PROBLEM TO SOLVE: Every entry below is to be retyped exactly as it stands.
*** MATERIAL PROVIDED ***
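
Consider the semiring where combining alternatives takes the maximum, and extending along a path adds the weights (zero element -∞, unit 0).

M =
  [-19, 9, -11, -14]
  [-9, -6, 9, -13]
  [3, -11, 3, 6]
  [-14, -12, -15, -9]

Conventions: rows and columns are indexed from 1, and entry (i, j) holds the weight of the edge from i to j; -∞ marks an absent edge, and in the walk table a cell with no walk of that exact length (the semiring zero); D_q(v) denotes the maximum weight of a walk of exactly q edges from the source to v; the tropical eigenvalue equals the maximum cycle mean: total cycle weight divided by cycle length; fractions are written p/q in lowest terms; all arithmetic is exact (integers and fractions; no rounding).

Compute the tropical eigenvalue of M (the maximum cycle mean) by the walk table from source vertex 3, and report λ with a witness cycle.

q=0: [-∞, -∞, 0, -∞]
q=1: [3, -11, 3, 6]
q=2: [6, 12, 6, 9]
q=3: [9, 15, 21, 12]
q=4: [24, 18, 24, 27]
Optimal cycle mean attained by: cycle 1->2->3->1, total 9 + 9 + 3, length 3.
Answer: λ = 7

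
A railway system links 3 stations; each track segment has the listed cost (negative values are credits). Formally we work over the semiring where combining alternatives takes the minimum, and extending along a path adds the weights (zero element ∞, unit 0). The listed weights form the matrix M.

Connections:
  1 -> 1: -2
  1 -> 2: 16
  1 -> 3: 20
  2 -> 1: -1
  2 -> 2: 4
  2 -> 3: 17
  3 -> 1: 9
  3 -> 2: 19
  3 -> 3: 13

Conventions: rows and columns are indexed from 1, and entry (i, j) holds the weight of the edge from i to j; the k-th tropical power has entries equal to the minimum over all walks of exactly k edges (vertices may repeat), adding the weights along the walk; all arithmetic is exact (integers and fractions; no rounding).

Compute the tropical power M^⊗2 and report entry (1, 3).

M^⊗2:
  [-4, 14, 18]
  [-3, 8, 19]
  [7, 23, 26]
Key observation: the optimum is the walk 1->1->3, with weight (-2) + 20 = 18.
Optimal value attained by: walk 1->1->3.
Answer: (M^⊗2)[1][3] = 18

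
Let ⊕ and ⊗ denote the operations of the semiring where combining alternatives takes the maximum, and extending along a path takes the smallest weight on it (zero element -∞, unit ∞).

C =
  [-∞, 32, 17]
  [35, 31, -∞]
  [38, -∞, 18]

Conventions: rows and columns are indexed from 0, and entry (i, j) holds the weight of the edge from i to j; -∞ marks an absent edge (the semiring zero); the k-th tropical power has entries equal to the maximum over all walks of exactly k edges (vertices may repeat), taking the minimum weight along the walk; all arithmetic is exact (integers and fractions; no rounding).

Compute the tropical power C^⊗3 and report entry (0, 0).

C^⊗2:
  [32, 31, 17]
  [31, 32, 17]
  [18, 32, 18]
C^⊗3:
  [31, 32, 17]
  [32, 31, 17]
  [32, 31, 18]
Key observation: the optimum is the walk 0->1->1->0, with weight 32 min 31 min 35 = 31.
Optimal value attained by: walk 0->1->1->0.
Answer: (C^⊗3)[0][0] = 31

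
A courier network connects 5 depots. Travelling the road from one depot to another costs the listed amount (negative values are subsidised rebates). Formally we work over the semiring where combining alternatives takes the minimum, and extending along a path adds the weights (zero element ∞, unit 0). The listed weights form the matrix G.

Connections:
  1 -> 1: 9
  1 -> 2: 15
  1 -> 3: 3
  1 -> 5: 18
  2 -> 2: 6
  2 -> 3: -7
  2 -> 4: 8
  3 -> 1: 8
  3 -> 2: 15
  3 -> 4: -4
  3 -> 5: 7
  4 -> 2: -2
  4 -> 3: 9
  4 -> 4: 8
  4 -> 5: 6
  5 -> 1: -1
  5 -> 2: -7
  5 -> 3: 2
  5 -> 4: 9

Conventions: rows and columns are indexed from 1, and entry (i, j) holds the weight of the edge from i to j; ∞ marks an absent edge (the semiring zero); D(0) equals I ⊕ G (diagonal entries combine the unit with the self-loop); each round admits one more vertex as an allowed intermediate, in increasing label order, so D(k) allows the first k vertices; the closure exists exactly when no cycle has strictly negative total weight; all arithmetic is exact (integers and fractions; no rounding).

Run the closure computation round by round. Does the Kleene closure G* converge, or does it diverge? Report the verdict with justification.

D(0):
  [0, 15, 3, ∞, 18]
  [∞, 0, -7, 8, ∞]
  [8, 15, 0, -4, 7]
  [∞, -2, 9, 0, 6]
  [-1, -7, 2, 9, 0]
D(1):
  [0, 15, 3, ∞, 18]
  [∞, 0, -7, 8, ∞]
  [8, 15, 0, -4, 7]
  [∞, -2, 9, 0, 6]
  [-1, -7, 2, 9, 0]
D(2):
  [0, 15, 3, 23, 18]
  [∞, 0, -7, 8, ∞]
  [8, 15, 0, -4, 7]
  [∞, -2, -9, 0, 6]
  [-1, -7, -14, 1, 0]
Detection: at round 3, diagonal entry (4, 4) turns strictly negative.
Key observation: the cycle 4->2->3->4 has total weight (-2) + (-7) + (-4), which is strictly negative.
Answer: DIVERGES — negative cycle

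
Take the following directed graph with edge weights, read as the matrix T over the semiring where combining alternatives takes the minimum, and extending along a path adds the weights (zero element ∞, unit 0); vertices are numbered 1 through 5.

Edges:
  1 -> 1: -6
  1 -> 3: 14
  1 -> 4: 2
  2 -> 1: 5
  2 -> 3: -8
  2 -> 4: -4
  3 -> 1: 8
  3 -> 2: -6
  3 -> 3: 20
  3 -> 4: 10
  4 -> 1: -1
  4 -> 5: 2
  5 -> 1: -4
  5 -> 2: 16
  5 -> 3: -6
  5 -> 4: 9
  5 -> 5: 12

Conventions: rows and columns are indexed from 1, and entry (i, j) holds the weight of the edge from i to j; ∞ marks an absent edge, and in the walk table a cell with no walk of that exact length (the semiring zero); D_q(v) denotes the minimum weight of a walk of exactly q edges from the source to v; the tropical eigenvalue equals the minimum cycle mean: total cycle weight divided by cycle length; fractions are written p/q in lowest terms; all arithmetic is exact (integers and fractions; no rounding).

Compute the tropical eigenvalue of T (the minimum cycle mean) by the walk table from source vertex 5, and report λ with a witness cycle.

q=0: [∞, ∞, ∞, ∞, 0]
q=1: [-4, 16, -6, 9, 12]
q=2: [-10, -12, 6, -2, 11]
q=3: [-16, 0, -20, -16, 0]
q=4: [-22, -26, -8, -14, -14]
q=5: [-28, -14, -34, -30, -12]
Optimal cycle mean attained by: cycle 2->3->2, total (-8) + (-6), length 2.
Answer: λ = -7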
*** End of MATERIAL PROVIDED ***
SOLUTION:
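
Consider the semiring where combining alternatives takes the maximum, and extending along a path adds the weights (zero element -∞, unit 0).

M =
  [-19, 9, -11, -14]
  [-9, -6, 9, -13]
  [3, -11, 3, 6]
  [-14, -12, -15, -9]

Conventions: rows and columns are indexed from 1, and entry (i, j) holds the weight of the edge from i to j; -∞ marks an absent edge, and in the walk table a cell with no walk of that exact length (the semiring zero); D_q(v) denotes the maximum weight of a walk of exactly q edges from the source to v; the tropical eigenvalue equals the maximum cycle mean: total cycle weight divided by cycle length; fractions are written p/q in lowest terms; all arithmetic is exact (integers and fractions; no rounding).

Compute the tropical eigenvalue of M (the maximum cycle mean) by the walk table from source vertex 3, and report λ with a witness cycle.

q=0: [-∞, -∞, 0, -∞]
q=1: [3, -11, 3, 6]
q=2: [6, 12, 6, 9]
q=3: [9, 15, 21, 12]
q=4: [24, 18, 24, 27]
Optimal cycle mean attained by: cycle 1->2->3->1, total 9 + 9 + 3, length 3.
Answer: λ = 7

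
A railway system links 3 stations; each track segment has the listed cost (negative values are credits). Formally we work over the semiring where combining alternatives takes the minimum, and extending along a path adds the weights (zero element ∞, unit 0). The listed weights form the matrix M.

Connections:
  1 -> 1: -2
  1 -> 2: 16
  1 -> 3: 20
  2 -> 1: -1
  2 -> 2: 4
  2 -> 3: 17
  3 -> 1: 9
  3 -> 2: 19
  3 -> 3: 13

Conventions: rows and columns are indexed from 1, and entry (i, j) holds the weight of the edge from i to j; the k-th tropical power has entries equal to the minimum over all walks of exactly k edges (vertices may repeat), adding the weights along the walk; all arithmetic is exact (integers and fractions; no rounding).

Compute the tropical power M^⊗2 and report entry (1, 3).

M^⊗2:
  [-4, 14, 18]
  [-3, 8, 19]
  [7, 23, 26]
Key observation: the optimum is the walk 1->1->3, with weight (-2) + 20 = 18.
Optimal value attained by: walk 1->1->3.
Answer: (M^⊗2)[1][3] = 18

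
Let ⊕ and ⊗ denote the operations of the semiring where combining alternatives takes the maximum, and extending along a path takes the smallest weight on it (zero element -∞, unit ∞).

C =
  [-∞, 32, 17]
  [35, 31, -∞]
  [38, -∞, 18]

Conventions: rows and columns are indexed from 0, and entry (i, j) holds the weight of the edge from i to j; -∞ marks an absent edge (the semiring zero); the k-th tropical power has entries equal to the maximum over all walks of exactly k edges (vertices may repeat), taking the minimum weight along the walk; all arithmetic is exact (integers and fractions; no rounding).

Compute the tropical power C^⊗3 and report entry (0, 0).

C^⊗2:
  [32, 31, 17]
  [31, 32, 17]
  [18, 32, 18]
C^⊗3:
  [31, 32, 17]
  [32, 31, 17]
  [32, 31, 18]
Key observation: the optimum is the walk 0->1->1->0, with weight 32 min 31 min 35 = 31.
Optimal value attained by: walk 0->1->1->0.
Answer: (C^⊗3)[0][0] = 31

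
A courier network connects 5 depots. Travelling the road from one depot to another costs the listed amount (negative values are subsidised rebates). Formally we work over the semiring where combining alternatives takes the minimum, and extending along a path adds the weights (zero element ∞, unit 0). The listed weights form the matrix G.

Connections:
  1 -> 1: 9
  1 -> 2: 15
  1 -> 3: 3
  1 -> 5: 18
  2 -> 2: 6
  2 -> 3: -7
  2 -> 4: 8
  3 -> 1: 8
  3 -> 2: 15
  3 -> 4: -4
  3 -> 5: 7
  4 -> 2: -2
  4 -> 3: 9
  4 -> 4: 8
  4 -> 5: 6
  5 -> 1: -1
  5 -> 2: -7
  5 -> 3: 2
  5 -> 4: 9

Conventions: rows and columns are indexed from 1, and entry (i, j) holds the weight of the edge from i to j; ∞ marks an absent edge (the semiring zero); D(0) equals I ⊕ G (diagonal entries combine the unit with the self-loop); each round admits one more vertex as an allowed intermediate, in increasing label order, so D(k) allows the first k vertices; the closure exists exactly when no cycle has strictly negative total weight; all arithmetic is exact (integers and fractions; no rounding).

Run the closure computation round by round. Does the Kleene closure G* converge, or does it diverge? Report the verdict with justification.

D(0):
  [0, 15, 3, ∞, 18]
  [∞, 0, -7, 8, ∞]
  [8, 15, 0, -4, 7]
  [∞, -2, 9, 0, 6]
  [-1, -7, 2, 9, 0]
D(1):
  [0, 15, 3, ∞, 18]
  [∞, 0, -7, 8, ∞]
  [8, 15, 0, -4, 7]
  [∞, -2, 9, 0, 6]
  [-1, -7, 2, 9, 0]
D(2):
  [0, 15, 3, 23, 18]
  [∞, 0, -7, 8, ∞]
  [8, 15, 0, -4, 7]
  [∞, -2, -9, 0, 6]
  [-1, -7, -14, 1, 0]
Detection: at round 3, diagonal entry (4, 4) turns strictly negative.
Key observation: the cycle 4->2->3->4 has total weight (-2) + (-7) + (-4), which is strictly negative.
Answer: DIVERGES — negative cycle

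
Take the following directed graph with edge weights, read as the matrix T over the semiring where combining alternatives takes the minimum, and extending along a path adds the weights (zero element ∞, unit 0); vertices are numbered 1 through 5.

Edges:
  1 -> 1: -6
  1 -> 3: 14
  1 -> 4: 2
  2 -> 1: 5
  2 -> 3: -8
  2 -> 4: -4
  3 -> 1: 8
  3 -> 2: -6
  3 -> 3: 20
  3 -> 4: 10
  4 -> 1: -1
  4 -> 5: 2
  5 -> 1: -4
  5 -> 2: 16
  5 -> 3: -6
  5 -> 4: 9
  5 -> 5: 12

Conventions: rows and columns are indexed from 1, and entry (i, j) holds the weight of the edge from i to j; ∞ marks an absent edge, and in the walk table a cell with no walk of that exact length (the semiring zero); D_q(v) denotes the minimum weight of a walk of exactly q edges from the source to v; the tropical eigenvalue equals the minimum cycle mean: total cycle weight divided by cycle length; fractions are written p/q in lowest terms; all arithmetic is exact (integers and fractions; no rounding).

Compute the tropical eigenvalue of T (the minimum cycle mean) by the walk table from source vertex 5, and report λ with a witness cycle.

q=0: [∞, ∞, ∞, ∞, 0]
q=1: [-4, 16, -6, 9, 12]
q=2: [-10, -12, 6, -2, 11]
q=3: [-16, 0, -20, -16, 0]
q=4: [-22, -26, -8, -14, -14]
q=5: [-28, -14, -34, -30, -12]
Optimal cycle mean attained by: cycle 2->3->2, total (-8) + (-6), length 2.
Answer: λ = -7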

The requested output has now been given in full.